→ The task
Copy every line in the records below that contains the word "then".

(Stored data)

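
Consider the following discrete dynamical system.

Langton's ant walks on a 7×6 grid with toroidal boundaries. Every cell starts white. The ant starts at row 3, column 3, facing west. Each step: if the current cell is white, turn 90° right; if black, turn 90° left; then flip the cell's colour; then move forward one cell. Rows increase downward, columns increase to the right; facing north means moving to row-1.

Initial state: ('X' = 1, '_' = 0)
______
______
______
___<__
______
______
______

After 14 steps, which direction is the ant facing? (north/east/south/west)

0) ______
______
______
___<__
______
______
______
1) ______
______
___^__
___X__
______
______
______
2) ______
______
___X>_
___X__
______
______
______
3) ______
______
___XX_
___Xv_
______
______
______
4) ______
______
___XX_
___<X_
______
______
______
5) ______
______
___XX_
____X_
___v__
______
______
6) ______
______
___XX_
____X_
__<X__
______
______
7) ______
______
___XX_
__^_X_
__XX__
______
______
8) ______
______
___XX_
__X>X_
__XX__
______
______
9) ______
______
___XX_
__XXX_
__Xv__
______
______
10) ______
______
___XX_
__XXX_
__X_>_
______
______
11) ______
______
___XX_
__XXX_
__X_X_
____v_
______
12) ______
______
___XX_
__XXX_
__X_X_
___<X_
______
13) ______
______
___XX_
__XXX_
__X^X_
___XX_
______
14) ______
______
___XX_
__XXX_
__XX>_
___XX_
______

east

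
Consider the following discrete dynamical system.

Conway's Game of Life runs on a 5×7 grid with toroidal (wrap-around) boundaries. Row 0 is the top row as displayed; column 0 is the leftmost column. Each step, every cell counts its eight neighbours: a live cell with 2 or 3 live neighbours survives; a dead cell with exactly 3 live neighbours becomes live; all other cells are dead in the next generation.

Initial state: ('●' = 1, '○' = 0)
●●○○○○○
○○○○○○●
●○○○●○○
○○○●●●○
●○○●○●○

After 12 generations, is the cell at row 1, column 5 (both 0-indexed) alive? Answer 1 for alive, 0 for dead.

gen 0: ●●○○○○○
○○○○○○●
●○○○●○○
○○○●●●○
●○○●○●○
gen 1: ●●○○○○○
○●○○○○●
○○○●●○●
○○○●○●○
●●●●○●○
gen 2: ○○○○○○○
○●●○○●●
●○●●●○●
●●○○○●○
●○○●○○○
gen 3: ●●●○○○●
○●●○●●●
○○○●●○○
○○○○○●○
●●○○○○●
gen 4: ○○○●○○○
○○○○●○●
○○●●○○●
●○○○●●●
○○●○○●○
gen 5: ○○○●●●○
○○●○●●○
○○○●○○○
●●●○●○○
○○○●○●○
gen 6: ○○●○○○●
○○●○○●○
○○○○○●○
○●●○●○○
○●○○○●●
gen 7: ●●●○○○●
○○○○○●●
○●●●●●○
●●●○●○●
○●○●○●●
gen 8: ○●●○●○○
○○○○○○○
○○○○○○○
○○○○○○○
○○○●●○○
gen 9: ○○●○●○○
○○○○○○○
○○○○○○○
○○○○○○○
○○●●●○○
gen 10: ○○●○●○○
○○○○○○○
○○○○○○○
○○○●○○○
○○●○●○○
gen 11: ○○○○○○○
○○○○○○○
○○○○○○○
○○○●○○○
○○●○●○○
gen 12: ○○○○○○○
○○○○○○○
○○○○○○○
○○○●○○○
○○○●○○○

0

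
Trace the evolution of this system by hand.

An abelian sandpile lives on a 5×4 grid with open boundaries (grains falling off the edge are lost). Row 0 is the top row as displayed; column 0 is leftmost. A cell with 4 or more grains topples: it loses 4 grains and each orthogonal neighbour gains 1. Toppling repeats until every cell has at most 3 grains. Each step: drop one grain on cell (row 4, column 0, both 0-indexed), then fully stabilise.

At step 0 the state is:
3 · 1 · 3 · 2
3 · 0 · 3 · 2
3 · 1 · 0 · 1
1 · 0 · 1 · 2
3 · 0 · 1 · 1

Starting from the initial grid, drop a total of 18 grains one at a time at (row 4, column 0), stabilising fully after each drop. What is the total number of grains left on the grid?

k=0  3 · 1 · 3 · 2
3 · 0 · 3 · 2
3 · 1 · 0 · 1
1 · 0 · 1 · 2
3 · 0 · 1 · 1
k=1  3 · 1 · 3 · 2
3 · 0 · 3 · 2
3 · 1 · 0 · 1
2 · 0 · 1 · 2
0 · 1 · 1 · 1
k=2  3 · 1 · 3 · 2
3 · 0 · 3 · 2
3 · 1 · 0 · 1
2 · 0 · 1 · 2
1 · 1 · 1 · 1
k=3  3 · 1 · 3 · 2
3 · 0 · 3 · 2
3 · 1 · 0 · 1
2 · 0 · 1 · 2
2 · 1 · 1 · 1
k=4  3 · 1 · 3 · 2
3 · 0 · 3 · 2
3 · 1 · 0 · 1
2 · 0 · 1 · 2
3 · 1 · 1 · 1
k=5  3 · 1 · 3 · 2
3 · 0 · 3 · 2
3 · 1 · 0 · 1
3 · 0 · 1 · 2
0 · 2 · 1 · 1
k=6  3 · 1 · 3 · 2
3 · 0 · 3 · 2
3 · 1 · 0 · 1
3 · 0 · 1 · 2
1 · 2 · 1 · 1
k=7  3 · 1 · 3 · 2
3 · 0 · 3 · 2
3 · 1 · 0 · 1
3 · 0 · 1 · 2
2 · 2 · 1 · 1
k=8  3 · 1 · 3 · 2
3 · 0 · 3 · 2
3 · 1 · 0 · 1
3 · 0 · 1 · 2
3 · 2 · 1 · 1
k=9  0 · 2 · 3 · 2
1 · 1 · 3 · 2
1 · 2 · 0 · 1
1 · 1 · 1 · 2
1 · 3 · 1 · 1
k=10  0 · 2 · 3 · 2
1 · 1 · 3 · 2
1 · 2 · 0 · 1
1 · 1 · 1 · 2
2 · 3 · 1 · 1
k=11  0 · 2 · 3 · 2
1 · 1 · 3 · 2
1 · 2 · 0 · 1
1 · 1 · 1 · 2
3 · 3 · 1 · 1
k=12  0 · 2 · 3 · 2
1 · 1 · 3 · 2
1 · 2 · 0 · 1
2 · 2 · 1 · 2
1 · 0 · 2 · 1
k=13  0 · 2 · 3 · 2
1 · 1 · 3 · 2
1 · 2 · 0 · 1
2 · 2 · 1 · 2
2 · 0 · 2 · 1
k=14  0 · 2 · 3 · 2
1 · 1 · 3 · 2
1 · 2 · 0 · 1
2 · 2 · 1 · 2
3 · 0 · 2 · 1
k=15  0 · 2 · 3 · 2
1 · 1 · 3 · 2
1 · 2 · 0 · 1
3 · 2 · 1 · 2
0 · 1 · 2 · 1
k=16  0 · 2 · 3 · 2
1 · 1 · 3 · 2
1 · 2 · 0 · 1
3 · 2 · 1 · 2
1 · 1 · 2 · 1
k=17  0 · 2 · 3 · 2
1 · 1 · 3 · 2
1 · 2 · 0 · 1
3 · 2 · 1 · 2
2 · 1 · 2 · 1
k=18  0 · 2 · 3 · 2
1 · 1 · 3 · 2
1 · 2 · 0 · 1
3 · 2 · 1 · 2
3 · 1 · 2 · 1

33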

→ Solution for this problem
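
Langton's ant walks on a 7×6 grid with toroidal boundaries. Every cell starts white. The ant starts at row 3, column 3, facing west. Each step: if the current cell is white, turn 90° right; if black, turn 90° left; then flip the cell's colour; then move forward one cell. Rows increase downward, columns increase to the right; facing north means moving to row-1.
An abelian sandpile lives on a 5×4 grid with open boundaries (grains falling off the edge are lost). Row 0 is the top row as displayed; column 0 is leftmost. A cell with 4 or more grains topples: it loses 4 grains and each orthogonal neighbour gains 1. Toppling repeats until every cell has at most 3 grains. Each step: drop one grain on cell (row 4, column 0, both 0-indexed), then fully stabilise.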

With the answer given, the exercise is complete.